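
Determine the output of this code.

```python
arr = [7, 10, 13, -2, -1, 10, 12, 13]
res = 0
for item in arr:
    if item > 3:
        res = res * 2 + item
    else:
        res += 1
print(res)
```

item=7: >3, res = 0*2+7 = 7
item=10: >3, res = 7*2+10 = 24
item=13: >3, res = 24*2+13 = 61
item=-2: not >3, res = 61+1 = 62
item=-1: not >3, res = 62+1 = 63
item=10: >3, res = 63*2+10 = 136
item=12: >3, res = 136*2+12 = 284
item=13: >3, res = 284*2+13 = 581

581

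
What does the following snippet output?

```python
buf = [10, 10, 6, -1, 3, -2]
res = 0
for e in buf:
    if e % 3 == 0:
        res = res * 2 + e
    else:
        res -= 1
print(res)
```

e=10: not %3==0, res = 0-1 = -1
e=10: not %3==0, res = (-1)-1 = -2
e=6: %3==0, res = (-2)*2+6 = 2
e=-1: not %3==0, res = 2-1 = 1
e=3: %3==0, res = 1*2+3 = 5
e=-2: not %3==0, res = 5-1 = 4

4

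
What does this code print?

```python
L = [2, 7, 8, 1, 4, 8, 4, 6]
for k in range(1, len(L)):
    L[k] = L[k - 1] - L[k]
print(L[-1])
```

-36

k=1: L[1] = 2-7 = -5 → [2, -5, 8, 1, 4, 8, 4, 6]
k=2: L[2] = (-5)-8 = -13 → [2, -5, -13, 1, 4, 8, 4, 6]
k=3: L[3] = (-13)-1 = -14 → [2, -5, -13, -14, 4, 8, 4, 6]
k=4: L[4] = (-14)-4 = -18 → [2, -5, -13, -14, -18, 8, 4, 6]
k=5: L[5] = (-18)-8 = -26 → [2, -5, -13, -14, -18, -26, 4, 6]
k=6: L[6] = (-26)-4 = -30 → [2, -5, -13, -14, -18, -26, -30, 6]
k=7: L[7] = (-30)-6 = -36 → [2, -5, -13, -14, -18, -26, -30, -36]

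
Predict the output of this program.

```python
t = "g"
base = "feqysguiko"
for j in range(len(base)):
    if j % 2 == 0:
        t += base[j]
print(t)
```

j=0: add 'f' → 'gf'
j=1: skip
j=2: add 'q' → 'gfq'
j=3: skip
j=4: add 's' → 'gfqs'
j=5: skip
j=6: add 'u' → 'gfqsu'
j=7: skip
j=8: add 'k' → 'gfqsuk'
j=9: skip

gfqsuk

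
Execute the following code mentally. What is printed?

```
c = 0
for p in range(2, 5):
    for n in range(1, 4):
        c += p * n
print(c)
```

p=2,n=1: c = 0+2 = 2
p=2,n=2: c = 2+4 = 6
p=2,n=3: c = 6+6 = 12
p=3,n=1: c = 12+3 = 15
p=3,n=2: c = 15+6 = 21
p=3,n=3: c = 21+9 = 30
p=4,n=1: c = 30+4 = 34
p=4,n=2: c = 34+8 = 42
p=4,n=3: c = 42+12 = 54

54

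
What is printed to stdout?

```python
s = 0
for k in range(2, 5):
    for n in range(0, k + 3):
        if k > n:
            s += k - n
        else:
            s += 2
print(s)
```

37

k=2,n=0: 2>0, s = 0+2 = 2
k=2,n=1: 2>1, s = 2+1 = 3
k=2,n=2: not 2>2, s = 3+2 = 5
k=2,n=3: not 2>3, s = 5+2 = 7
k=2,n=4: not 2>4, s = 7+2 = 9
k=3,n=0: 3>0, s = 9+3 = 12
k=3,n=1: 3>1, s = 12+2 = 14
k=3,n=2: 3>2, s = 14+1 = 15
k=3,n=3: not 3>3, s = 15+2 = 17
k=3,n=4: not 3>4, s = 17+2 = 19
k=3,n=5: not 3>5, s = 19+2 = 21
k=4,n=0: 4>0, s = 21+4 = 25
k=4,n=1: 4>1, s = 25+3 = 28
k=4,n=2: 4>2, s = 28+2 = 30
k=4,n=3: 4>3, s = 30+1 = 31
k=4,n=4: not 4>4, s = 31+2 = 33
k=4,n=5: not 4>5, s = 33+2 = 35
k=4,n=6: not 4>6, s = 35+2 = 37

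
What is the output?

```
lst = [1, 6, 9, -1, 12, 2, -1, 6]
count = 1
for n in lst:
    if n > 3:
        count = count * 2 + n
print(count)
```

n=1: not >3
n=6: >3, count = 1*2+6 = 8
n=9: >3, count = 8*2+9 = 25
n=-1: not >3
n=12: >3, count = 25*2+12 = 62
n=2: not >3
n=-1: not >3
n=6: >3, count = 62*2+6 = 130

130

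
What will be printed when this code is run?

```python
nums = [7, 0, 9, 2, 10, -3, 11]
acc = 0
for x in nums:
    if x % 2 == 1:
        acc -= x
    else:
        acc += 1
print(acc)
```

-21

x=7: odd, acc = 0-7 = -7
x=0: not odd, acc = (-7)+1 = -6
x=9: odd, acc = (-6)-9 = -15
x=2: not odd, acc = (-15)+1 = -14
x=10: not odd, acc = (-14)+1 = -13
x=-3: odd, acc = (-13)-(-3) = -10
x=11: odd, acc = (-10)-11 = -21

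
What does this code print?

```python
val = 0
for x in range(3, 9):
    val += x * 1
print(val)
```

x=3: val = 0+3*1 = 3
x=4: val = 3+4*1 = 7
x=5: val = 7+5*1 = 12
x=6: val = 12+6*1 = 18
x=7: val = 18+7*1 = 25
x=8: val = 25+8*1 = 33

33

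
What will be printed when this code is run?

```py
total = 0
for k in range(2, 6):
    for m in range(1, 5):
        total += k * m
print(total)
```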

Activity >>
When a line in the data contains the string "output", copy that line.

Problem solution >>
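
Determine the output of this code.
What does the following snippet output?
Predict the output of this program.
What is the output?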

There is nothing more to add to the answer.